**WHAT THIS TASK INVOLVES:** Below are records to be repeated in full. Give them exactly.

Stored items:
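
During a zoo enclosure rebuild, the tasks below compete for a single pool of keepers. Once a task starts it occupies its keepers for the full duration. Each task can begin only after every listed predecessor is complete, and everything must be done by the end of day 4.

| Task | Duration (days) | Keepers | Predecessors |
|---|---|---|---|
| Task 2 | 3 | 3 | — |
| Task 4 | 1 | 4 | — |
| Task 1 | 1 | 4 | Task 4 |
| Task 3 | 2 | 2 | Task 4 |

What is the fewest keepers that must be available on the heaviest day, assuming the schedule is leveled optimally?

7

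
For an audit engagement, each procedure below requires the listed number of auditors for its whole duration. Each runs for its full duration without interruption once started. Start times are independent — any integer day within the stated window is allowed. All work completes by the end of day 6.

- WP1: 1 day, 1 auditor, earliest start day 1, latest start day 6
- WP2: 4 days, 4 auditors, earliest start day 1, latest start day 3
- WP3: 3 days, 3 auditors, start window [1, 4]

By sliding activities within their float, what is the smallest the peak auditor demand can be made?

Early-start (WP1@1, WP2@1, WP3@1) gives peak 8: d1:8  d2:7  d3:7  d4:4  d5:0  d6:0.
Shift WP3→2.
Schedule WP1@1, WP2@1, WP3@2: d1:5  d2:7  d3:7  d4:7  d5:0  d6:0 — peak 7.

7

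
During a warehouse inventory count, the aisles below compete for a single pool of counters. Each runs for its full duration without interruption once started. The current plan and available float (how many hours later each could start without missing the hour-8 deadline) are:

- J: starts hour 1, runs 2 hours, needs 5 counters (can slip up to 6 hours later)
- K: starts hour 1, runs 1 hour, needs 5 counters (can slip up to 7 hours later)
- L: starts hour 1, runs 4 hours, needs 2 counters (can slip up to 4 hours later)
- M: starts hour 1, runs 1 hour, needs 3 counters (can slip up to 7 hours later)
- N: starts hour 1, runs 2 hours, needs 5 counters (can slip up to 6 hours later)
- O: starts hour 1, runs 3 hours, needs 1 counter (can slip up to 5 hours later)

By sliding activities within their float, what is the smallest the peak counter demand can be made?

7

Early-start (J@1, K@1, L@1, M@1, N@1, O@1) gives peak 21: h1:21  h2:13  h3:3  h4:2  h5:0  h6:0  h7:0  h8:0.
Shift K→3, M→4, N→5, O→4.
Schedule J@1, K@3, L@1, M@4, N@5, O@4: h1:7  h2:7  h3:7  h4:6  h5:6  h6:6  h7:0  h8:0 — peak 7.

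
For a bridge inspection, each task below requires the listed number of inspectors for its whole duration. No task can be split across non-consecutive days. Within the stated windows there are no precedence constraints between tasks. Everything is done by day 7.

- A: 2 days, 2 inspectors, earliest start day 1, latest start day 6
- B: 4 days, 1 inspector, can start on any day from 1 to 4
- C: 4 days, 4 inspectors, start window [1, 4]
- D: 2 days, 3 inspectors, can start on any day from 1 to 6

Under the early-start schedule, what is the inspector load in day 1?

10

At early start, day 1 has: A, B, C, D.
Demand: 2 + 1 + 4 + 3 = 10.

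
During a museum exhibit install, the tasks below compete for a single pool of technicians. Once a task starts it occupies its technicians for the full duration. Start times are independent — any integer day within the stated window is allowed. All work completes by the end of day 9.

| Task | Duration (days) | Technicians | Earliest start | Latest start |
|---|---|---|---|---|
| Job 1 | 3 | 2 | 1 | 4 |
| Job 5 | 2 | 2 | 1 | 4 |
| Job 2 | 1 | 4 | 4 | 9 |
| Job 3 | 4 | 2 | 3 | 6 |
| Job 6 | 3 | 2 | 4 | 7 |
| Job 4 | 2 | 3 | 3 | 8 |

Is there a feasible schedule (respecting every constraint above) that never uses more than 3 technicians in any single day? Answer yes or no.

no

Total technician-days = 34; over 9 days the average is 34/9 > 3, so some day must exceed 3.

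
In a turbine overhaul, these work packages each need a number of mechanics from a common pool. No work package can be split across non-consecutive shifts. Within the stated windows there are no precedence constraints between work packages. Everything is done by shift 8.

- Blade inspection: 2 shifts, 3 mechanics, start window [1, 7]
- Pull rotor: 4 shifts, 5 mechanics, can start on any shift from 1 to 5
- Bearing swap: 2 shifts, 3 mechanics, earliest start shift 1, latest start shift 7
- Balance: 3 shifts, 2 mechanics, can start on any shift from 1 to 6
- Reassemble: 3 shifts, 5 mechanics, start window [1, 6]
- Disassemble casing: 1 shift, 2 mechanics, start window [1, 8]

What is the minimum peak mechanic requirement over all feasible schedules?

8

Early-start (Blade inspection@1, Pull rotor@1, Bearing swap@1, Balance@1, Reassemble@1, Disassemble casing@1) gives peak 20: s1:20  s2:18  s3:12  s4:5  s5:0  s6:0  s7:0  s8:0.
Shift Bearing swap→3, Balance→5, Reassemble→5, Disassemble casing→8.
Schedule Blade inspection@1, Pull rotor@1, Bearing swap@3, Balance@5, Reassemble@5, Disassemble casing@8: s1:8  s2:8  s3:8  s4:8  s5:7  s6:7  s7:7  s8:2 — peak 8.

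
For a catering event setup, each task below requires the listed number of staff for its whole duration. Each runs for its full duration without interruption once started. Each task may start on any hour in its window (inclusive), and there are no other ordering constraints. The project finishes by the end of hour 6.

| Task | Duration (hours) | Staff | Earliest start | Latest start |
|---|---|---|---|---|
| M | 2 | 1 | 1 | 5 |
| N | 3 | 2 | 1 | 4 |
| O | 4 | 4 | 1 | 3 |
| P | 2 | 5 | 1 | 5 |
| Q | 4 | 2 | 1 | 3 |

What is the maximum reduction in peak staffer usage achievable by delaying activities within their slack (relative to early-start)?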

**OUTPUT FOR THIS EXERCISE:**
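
During a zoo enclosure rebuild, the tasks below compete for a single pool of keepers. Once a task starts it occupies its keepers for the full duration. Each task can begin only after every listed predecessor is complete, and everything must be done by the end of day 4.

| Task | Duration (days) | Keepers | Predecessors |
|---|---|---|---|
| Task 2 | 3 | 3 | — |
| Task 4 | 1 | 4 | — |
| Task 1 | 1 | 4 | Task 4 |
| Task 3 | 2 | 2 | Task 4 |

What is the fewest keepers that must be available on the heaviest day, assuming the schedule is leveled optimally?

7

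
For an audit engagement, each procedure below requires the listed number of auditors for its whole duration. Each runs for its full duration without interruption once started. Start times are independent — any integer day within the stated window is allowed. All work completes by the end of day 6.

- WP1: 1 day, 1 auditor, earliest start day 1, latest start day 6
- WP2: 4 days, 4 auditors, earliest start day 1, latest start day 3
- WP3: 3 days, 3 auditors, start window [1, 4]

By sliding activities within their float, what is the smallest the peak auditor demand can be made?

Early-start (WP1@1, WP2@1, WP3@1) gives peak 8: d1:8  d2:7  d3:7  d4:4  d5:0  d6:0.
Shift WP3→2.
Schedule WP1@1, WP2@1, WP3@2: d1:5  d2:7  d3:7  d4:7  d5:0  d6:0 — peak 7.

7

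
During a warehouse inventory count, the aisles below compete for a single pool of counters. Each runs for its full duration without interruption once started. The current plan and available float (how many hours later each could start without missing the hour-8 deadline) are:

- J: starts hour 1, runs 2 hours, needs 5 counters (can slip up to 6 hours later)
- K: starts hour 1, runs 1 hour, needs 5 counters (can slip up to 7 hours later)
- L: starts hour 1, runs 4 hours, needs 2 counters (can slip up to 4 hours later)
- M: starts hour 1, runs 1 hour, needs 3 counters (can slip up to 7 hours later)
- N: starts hour 1, runs 2 hours, needs 5 counters (can slip up to 6 hours later)
- O: starts hour 1, runs 3 hours, needs 1 counter (can slip up to 5 hours later)

By sliding activities within their float, what is the smallest the peak counter demand can be made?

7

Early-start (J@1, K@1, L@1, M@1, N@1, O@1) gives peak 21: h1:21  h2:13  h3:3  h4:2  h5:0  h6:0  h7:0  h8:0.
Shift K→3, M→4, N→5, O→4.
Schedule J@1, K@3, L@1, M@4, N@5, O@4: h1:7  h2:7  h3:7  h4:6  h5:6  h6:6  h7:0  h8:0 — peak 7.

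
For a bridge inspection, each task below requires the listed number of inspectors for its whole duration. No task can be split across non-consecutive days. Within the stated windows there are no precedence constraints between tasks. Everything is done by day 7.

- A: 2 days, 2 inspectors, earliest start day 1, latest start day 6
- B: 4 days, 1 inspector, can start on any day from 1 to 4
- C: 4 days, 4 inspectors, start window [1, 4]
- D: 2 days, 3 inspectors, can start on any day from 1 to 6

Under the early-start schedule, what is the inspector load in day 1?

10

At early start, day 1 has: A, B, C, D.
Demand: 2 + 1 + 4 + 3 = 10.

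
During a museum exhibit install, the tasks below compete for a single pool of technicians. Once a task starts it occupies its technicians for the full duration. Start times are independent — any integer day within the stated window is allowed. All work completes by the end of day 9.

| Task | Duration (days) | Technicians | Earliest start | Latest start |
|---|---|---|---|---|
| Job 1 | 3 | 2 | 1 | 4 |
| Job 5 | 2 | 2 | 1 | 4 |
| Job 2 | 1 | 4 | 4 | 9 |
| Job 3 | 4 | 2 | 3 | 6 |
| Job 6 | 3 | 2 | 4 | 7 |
| Job 4 | 2 | 3 | 3 | 8 |

Is there a feasible schedule (respecting every constraint above) that never uses more than 3 technicians in any single day? Answer yes or no.

no

Total technician-days = 34; over 9 days the average is 34/9 > 3, so some day must exceed 3.

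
In a turbine overhaul, these work packages each need a number of mechanics from a common pool. No work package can be split across non-consecutive shifts. Within the stated windows there are no precedence constraints between work packages. Everything is done by shift 8.

- Blade inspection: 2 shifts, 3 mechanics, start window [1, 7]
- Pull rotor: 4 shifts, 5 mechanics, can start on any shift from 1 to 5
- Bearing swap: 2 shifts, 3 mechanics, earliest start shift 1, latest start shift 7
- Balance: 3 shifts, 2 mechanics, can start on any shift from 1 to 6
- Reassemble: 3 shifts, 5 mechanics, start window [1, 6]
- Disassemble casing: 1 shift, 2 mechanics, start window [1, 8]

What is the minimum peak mechanic requirement over all feasible schedules?

8

Early-start (Blade inspection@1, Pull rotor@1, Bearing swap@1, Balance@1, Reassemble@1, Disassemble casing@1) gives peak 20: s1:20  s2:18  s3:12  s4:5  s5:0  s6:0  s7:0  s8:0.
Shift Bearing swap→3, Balance→5, Reassemble→5, Disassemble casing→8.
Schedule Blade inspection@1, Pull rotor@1, Bearing swap@3, Balance@5, Reassemble@5, Disassemble casing@8: s1:8  s2:8  s3:8  s4:8  s5:7  s6:7  s7:7  s8:2 — peak 8.

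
For a catering event setup, each task below requires the listed number of staff for its whole duration. Each runs for its full duration without interruption once started. Each task may start on any hour in its window (inclusive), and there are no other ordering constraints. The project finishes by the end of hour 6.

| Task | Duration (hours) | Staff | Earliest start | Latest start |
|---|---|---|---|---|
| M | 2 | 1 | 1 | 5 |
| N | 3 | 2 | 1 | 4 |
| O | 4 | 4 | 1 | 3 |
| P | 2 | 5 | 1 | 5 |
| Q | 4 | 2 | 1 | 3 |

What is the maximum reduction in peak staffer usage achievable by delaying activities within their slack (relative to early-start)?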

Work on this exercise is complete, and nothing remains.